== Segment start ==
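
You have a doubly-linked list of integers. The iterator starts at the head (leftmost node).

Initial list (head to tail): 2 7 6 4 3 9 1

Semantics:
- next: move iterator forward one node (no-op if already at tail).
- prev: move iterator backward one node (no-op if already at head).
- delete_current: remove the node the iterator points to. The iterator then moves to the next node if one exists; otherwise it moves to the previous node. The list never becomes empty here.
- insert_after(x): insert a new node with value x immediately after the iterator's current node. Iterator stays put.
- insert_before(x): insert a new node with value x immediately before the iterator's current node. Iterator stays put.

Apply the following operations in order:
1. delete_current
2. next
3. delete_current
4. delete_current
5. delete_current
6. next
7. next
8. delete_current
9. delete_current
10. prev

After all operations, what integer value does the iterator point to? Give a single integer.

Answer: 7

Derivation:
After 1 (delete_current): list=[7, 6, 4, 3, 9, 1] cursor@7
After 2 (next): list=[7, 6, 4, 3, 9, 1] cursor@6
After 3 (delete_current): list=[7, 4, 3, 9, 1] cursor@4
After 4 (delete_current): list=[7, 3, 9, 1] cursor@3
After 5 (delete_current): list=[7, 9, 1] cursor@9
After 6 (next): list=[7, 9, 1] cursor@1
After 7 (next): list=[7, 9, 1] cursor@1
After 8 (delete_current): list=[7, 9] cursor@9
After 9 (delete_current): list=[7] cursor@7
After 10 (prev): list=[7] cursor@7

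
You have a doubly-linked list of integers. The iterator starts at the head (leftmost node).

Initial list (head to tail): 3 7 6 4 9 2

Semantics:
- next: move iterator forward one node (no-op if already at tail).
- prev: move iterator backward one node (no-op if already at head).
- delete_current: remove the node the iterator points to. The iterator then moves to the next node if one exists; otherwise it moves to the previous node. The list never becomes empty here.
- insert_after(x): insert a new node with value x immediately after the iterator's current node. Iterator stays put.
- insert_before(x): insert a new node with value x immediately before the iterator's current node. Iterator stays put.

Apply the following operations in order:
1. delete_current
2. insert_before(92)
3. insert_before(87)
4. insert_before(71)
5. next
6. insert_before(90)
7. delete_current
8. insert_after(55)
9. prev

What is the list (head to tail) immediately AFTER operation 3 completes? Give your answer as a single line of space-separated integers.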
== Segment end ==
YOUR OBJECTIVE:
All entries given above are to be printed again exactly.

WRITTEN SOLUTION:
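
You have a doubly-linked list of integers. The iterator starts at the head (leftmost node).

Initial list (head to tail): 2 7 6 4 3 9 1

Semantics:
- next: move iterator forward one node (no-op if already at tail).
- prev: move iterator backward one node (no-op if already at head).
- delete_current: remove the node the iterator points to. The iterator then moves to the next node if one exists; otherwise it moves to the previous node. The list never becomes empty here.
- insert_after(x): insert a new node with value x immediately after the iterator's current node. Iterator stays put.
- insert_before(x): insert a new node with value x immediately before the iterator's current node. Iterator stays put.

Apply the following operations in order:
1. delete_current
2. next
3. delete_current
4. delete_current
5. delete_current
6. next
7. next
8. delete_current
9. delete_current
10. prev

After all operations, what integer value does the iterator point to? Give a single integer.

Answer: 7

Derivation:
After 1 (delete_current): list=[7, 6, 4, 3, 9, 1] cursor@7
After 2 (next): list=[7, 6, 4, 3, 9, 1] cursor@6
After 3 (delete_current): list=[7, 4, 3, 9, 1] cursor@4
After 4 (delete_current): list=[7, 3, 9, 1] cursor@3
After 5 (delete_current): list=[7, 9, 1] cursor@9
After 6 (next): list=[7, 9, 1] cursor@1
After 7 (next): list=[7, 9, 1] cursor@1
After 8 (delete_current): list=[7, 9] cursor@9
After 9 (delete_current): list=[7] cursor@7
After 10 (prev): list=[7] cursor@7

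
You have a doubly-linked list of integers. The iterator starts at the head (leftmost node).

Initial list (head to tail): 3 7 6 4 9 2

Semantics:
- next: move iterator forward one node (no-op if already at tail).
- prev: move iterator backward one node (no-op if already at head).
- delete_current: remove the node the iterator points to. The iterator then moves to the next node if one exists; otherwise it moves to the previous node. The list never becomes empty here.
- insert_after(x): insert a new node with value x immediately after the iterator's current node. Iterator stays put.
- insert_before(x): insert a new node with value x immediately before the iterator's current node. Iterator stays put.

Apply the following operations in order:
1. delete_current
2. insert_before(92)
3. insert_before(87)
4. insert_before(71)
5. next
6. insert_before(90)
7. delete_current
8. insert_after(55)
9. prev

What is the list (head to tail) immediately AFTER operation 3 completes? Give your answer as a single line of space-separated integers.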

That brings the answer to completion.